(Stored items)
============================================================
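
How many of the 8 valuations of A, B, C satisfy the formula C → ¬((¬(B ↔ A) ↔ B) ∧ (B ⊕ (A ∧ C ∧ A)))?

7

A | B | C || (B ↔ A) | ¬(B ↔ A) | (¬(B ↔ A) ↔ B) | (A ∧ C ∧ A) | (B ⊕ (A ∧ C ∧ A)) | φ
T | T | T ||    T    |    F     |       F        |      T      |         F         | T
T | T | F ||    T    |    F     |       F        |      F      |         T         | T
T | F | T ||    F    |    T     |       F        |      T      |         T         | T
T | F | F ||    F    |    T     |       F        |      F      |         F         | T
F | T | T ||    F    |    T     |       T        |      F      |         T         | F
F | T | F ||    F    |    T     |       T        |      F      |         T         | T
F | F | T ||    T    |    F     |       T        |      F      |         F         | T
F | F | F ||    T    |    F     |       T        |      F      |         F         | T
The formula is true on 7 of the 8 rows.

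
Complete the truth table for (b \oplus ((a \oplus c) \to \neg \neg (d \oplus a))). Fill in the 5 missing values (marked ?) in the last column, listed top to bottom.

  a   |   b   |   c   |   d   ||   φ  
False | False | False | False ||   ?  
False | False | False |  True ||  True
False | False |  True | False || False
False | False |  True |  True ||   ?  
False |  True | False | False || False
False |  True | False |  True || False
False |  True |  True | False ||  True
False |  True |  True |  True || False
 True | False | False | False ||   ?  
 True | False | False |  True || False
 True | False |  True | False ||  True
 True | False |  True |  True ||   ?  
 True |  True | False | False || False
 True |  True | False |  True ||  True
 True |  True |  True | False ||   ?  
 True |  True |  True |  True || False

Row a=False, b=False, c=False, d=False: ((a \oplus c) \to \neg \neg (d \oplus a)) = True, so the formula = True.
Row a=False, b=False, c=True, d=True: ((a \oplus c) \to \neg \neg (d \oplus a)) = True, so the formula = True.
Row a=True, b=False, c=False, d=False: ((a \oplus c) \to \neg \neg (d \oplus a)) = True, so the formula = True.
Row a=True, b=False, c=True, d=True: ((a \oplus c) \to \neg \neg (d \oplus a)) = True, so the formula = True.
Row a=True, b=True, c=True, d=False: ((a \oplus c) \to \neg \neg (d \oplus a)) = True, so the formula = False.

True, True, True, True, False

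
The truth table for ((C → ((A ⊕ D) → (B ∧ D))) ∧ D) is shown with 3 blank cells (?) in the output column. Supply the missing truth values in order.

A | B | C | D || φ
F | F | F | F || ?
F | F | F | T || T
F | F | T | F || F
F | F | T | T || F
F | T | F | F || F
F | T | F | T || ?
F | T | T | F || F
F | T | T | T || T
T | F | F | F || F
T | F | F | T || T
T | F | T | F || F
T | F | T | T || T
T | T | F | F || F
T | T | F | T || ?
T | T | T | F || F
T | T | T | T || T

Row A=F, B=F, C=F, D=F: (C → ((A ⊕ D) → (B ∧ D))) = T, so the formula = F.
Row A=F, B=T, C=F, D=T: (C → ((A ⊕ D) → (B ∧ D))) = T, so the formula = T.
Row A=T, B=T, C=F, D=T: (C → ((A ⊕ D) → (B ∧ D))) = T, so the formula = T.

F, T, T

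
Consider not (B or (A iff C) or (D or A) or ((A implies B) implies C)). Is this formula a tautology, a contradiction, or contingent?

contradiction

A | B | C | D | φ
- | - | - | - | -
0 | 0 | 0 | 0 | 0
0 | 0 | 0 | 1 | 0
0 | 0 | 1 | 0 | 0
0 | 0 | 1 | 1 | 0
0 | 1 | 0 | 0 | 0
0 | 1 | 0 | 1 | 0
0 | 1 | 1 | 0 | 0
0 | 1 | 1 | 1 | 0
1 | 0 | 0 | 0 | 0
1 | 0 | 0 | 1 | 0
1 | 0 | 1 | 0 | 0
1 | 0 | 1 | 1 | 0
1 | 1 | 0 | 0 | 0
1 | 1 | 0 | 1 | 0
1 | 1 | 1 | 0 | 0
1 | 1 | 1 | 1 | 0
Every row is 0, so the formula is a contradiction.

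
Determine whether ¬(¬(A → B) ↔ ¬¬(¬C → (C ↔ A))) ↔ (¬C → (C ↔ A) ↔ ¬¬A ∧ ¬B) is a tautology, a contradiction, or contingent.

A | B | C || φ
F | F | F || F
F | F | T || F
F | T | F || F
F | T | T || F
T | F | F || F
T | F | T || F
T | T | F || F
T | T | T || F
Every row is F, so the formula is a contradiction.

contradiction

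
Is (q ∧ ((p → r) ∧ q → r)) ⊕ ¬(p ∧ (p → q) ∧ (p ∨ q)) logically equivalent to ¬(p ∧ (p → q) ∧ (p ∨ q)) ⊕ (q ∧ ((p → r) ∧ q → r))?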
============================================================
**Your task**
The records above are to be given again in full, exactly.

**Written solution**
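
How many of the 8 valuations of A, B, C satisfy the formula C → ¬((¬(B ↔ A) ↔ B) ∧ (B ⊕ (A ∧ C ∧ A)))?

7

A | B | C || (B ↔ A) | ¬(B ↔ A) | (¬(B ↔ A) ↔ B) | (A ∧ C ∧ A) | (B ⊕ (A ∧ C ∧ A)) | φ
T | T | T ||    T    |    F     |       F        |      T      |         F         | T
T | T | F ||    T    |    F     |       F        |      F      |         T         | T
T | F | T ||    F    |    T     |       F        |      T      |         T         | T
T | F | F ||    F    |    T     |       F        |      F      |         F         | T
F | T | T ||    F    |    T     |       T        |      F      |         T         | F
F | T | F ||    F    |    T     |       T        |      F      |         T         | T
F | F | T ||    T    |    F     |       T        |      F      |         F         | T
F | F | F ||    T    |    F     |       T        |      F      |         F         | T
The formula is true on 7 of the 8 rows.

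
Complete the truth table for (b \oplus ((a \oplus c) \to \neg \neg (d \oplus a))). Fill in the 5 missing values (marked ?) in the last column, listed top to bottom.

  a   |   b   |   c   |   d   ||   φ  
False | False | False | False ||   ?  
False | False | False |  True ||  True
False | False |  True | False || False
False | False |  True |  True ||   ?  
False |  True | False | False || False
False |  True | False |  True || False
False |  True |  True | False ||  True
False |  True |  True |  True || False
 True | False | False | False ||   ?  
 True | False | False |  True || False
 True | False |  True | False ||  True
 True | False |  True |  True ||   ?  
 True |  True | False | False || False
 True |  True | False |  True ||  True
 True |  True |  True | False ||   ?  
 True |  True |  True |  True || False

Row a=False, b=False, c=False, d=False: ((a \oplus c) \to \neg \neg (d \oplus a)) = True, so the formula = True.
Row a=False, b=False, c=True, d=True: ((a \oplus c) \to \neg \neg (d \oplus a)) = True, so the formula = True.
Row a=True, b=False, c=False, d=False: ((a \oplus c) \to \neg \neg (d \oplus a)) = True, so the formula = True.
Row a=True, b=False, c=True, d=True: ((a \oplus c) \to \neg \neg (d \oplus a)) = True, so the formula = True.
Row a=True, b=True, c=True, d=False: ((a \oplus c) \to \neg \neg (d \oplus a)) = True, so the formula = False.

True, True, True, True, False

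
The truth table for ((C → ((A ⊕ D) → (B ∧ D))) ∧ D) is shown with 3 blank cells (?) in the output column. Supply the missing truth values in order.

A | B | C | D || φ
F | F | F | F || ?
F | F | F | T || T
F | F | T | F || F
F | F | T | T || F
F | T | F | F || F
F | T | F | T || ?
F | T | T | F || F
F | T | T | T || T
T | F | F | F || F
T | F | F | T || T
T | F | T | F || F
T | F | T | T || T
T | T | F | F || F
T | T | F | T || ?
T | T | T | F || F
T | T | T | T || T

Row A=F, B=F, C=F, D=F: (C → ((A ⊕ D) → (B ∧ D))) = T, so the formula = F.
Row A=F, B=T, C=F, D=T: (C → ((A ⊕ D) → (B ∧ D))) = T, so the formula = T.
Row A=T, B=T, C=F, D=T: (C → ((A ⊕ D) → (B ∧ D))) = T, so the formula = T.

F, T, T

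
Consider not (B or (A iff C) or (D or A) or ((A implies B) implies C)). Is this formula a tautology, a contradiction, or contingent?

contradiction

A | B | C | D | φ
- | - | - | - | -
0 | 0 | 0 | 0 | 0
0 | 0 | 0 | 1 | 0
0 | 0 | 1 | 0 | 0
0 | 0 | 1 | 1 | 0
0 | 1 | 0 | 0 | 0
0 | 1 | 0 | 1 | 0
0 | 1 | 1 | 0 | 0
0 | 1 | 1 | 1 | 0
1 | 0 | 0 | 0 | 0
1 | 0 | 0 | 1 | 0
1 | 0 | 1 | 0 | 0
1 | 0 | 1 | 1 | 0
1 | 1 | 0 | 0 | 0
1 | 1 | 0 | 1 | 0
1 | 1 | 1 | 0 | 0
1 | 1 | 1 | 1 | 0
Every row is 0, so the formula is a contradiction.

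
Determine whether ¬(¬(A → B) ↔ ¬¬(¬C → (C ↔ A))) ↔ (¬C → (C ↔ A) ↔ ¬¬A ∧ ¬B) is a tautology, a contradiction, or contingent.

A | B | C || φ
F | F | F || F
F | F | T || F
F | T | F || F
F | T | T || F
T | F | F || F
T | F | T || F
T | T | F || F
T | T | T || F
Every row is F, so the formula is a contradiction.

contradiction

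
Is (q ∧ ((p → r) ∧ q → r)) ⊕ ¬(p ∧ (p → q) ∧ (p ∨ q)) logically equivalent to ¬(p ∧ (p → q) ∧ (p ∨ q)) ⊕ (q ∧ ((p → r) ∧ q → r))?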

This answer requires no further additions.